# [EXTRACTED DATA]
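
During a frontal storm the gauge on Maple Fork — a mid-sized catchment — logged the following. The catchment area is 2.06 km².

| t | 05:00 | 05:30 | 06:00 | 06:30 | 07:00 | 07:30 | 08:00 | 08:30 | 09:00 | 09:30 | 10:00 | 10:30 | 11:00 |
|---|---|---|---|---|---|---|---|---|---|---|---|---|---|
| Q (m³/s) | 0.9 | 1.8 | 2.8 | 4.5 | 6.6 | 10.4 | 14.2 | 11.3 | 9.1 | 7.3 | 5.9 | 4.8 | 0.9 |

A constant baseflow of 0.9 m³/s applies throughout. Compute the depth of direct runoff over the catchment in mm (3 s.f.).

d ≈ 60.1 mm

Direct runoff: 0.0, 0.9, 1.9, 3.6, 5.7, 9.5, 13.3, 10.4, 8.2, 6.4, 5.0, 3.9, 0.0 m³/s; ΣQ_DR = 68.80 m³/s.
V = ΣQ_DR · Δt = 68.80 × 1800 s = 1.238 × 10^5 m³.
Over A = 2.06 km², depth = V / A = 60.1 mm.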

# [WHAT YOU ARE ASKED TO DO]
Copy the whole listing, word for word.

# [COMPLETED EXERCISE]
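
During a frontal storm the gauge on Maple Fork — a mid-sized catchment — logged the following. The catchment area is 2.06 km².

| t | 05:00 | 05:30 | 06:00 | 06:30 | 07:00 | 07:30 | 08:00 | 08:30 | 09:00 | 09:30 | 10:00 | 10:30 | 11:00 |
|---|---|---|---|---|---|---|---|---|---|---|---|---|---|
| Q (m³/s) | 0.9 | 1.8 | 2.8 | 4.5 | 6.6 | 10.4 | 14.2 | 11.3 | 9.1 | 7.3 | 5.9 | 4.8 | 0.9 |

A constant baseflow of 0.9 m³/s applies throughout. Compute the depth of direct runoff over the catchment in mm (3 s.f.).

d ≈ 60.1 mm

Direct runoff: 0.0, 0.9, 1.9, 3.6, 5.7, 9.5, 13.3, 10.4, 8.2, 6.4, 5.0, 3.9, 0.0 m³/s; ΣQ_DR = 68.80 m³/s.
V = ΣQ_DR · Δt = 68.80 × 1800 s = 1.238 × 10^5 m³.
Over A = 2.06 km², depth = V / A = 60.1 mm.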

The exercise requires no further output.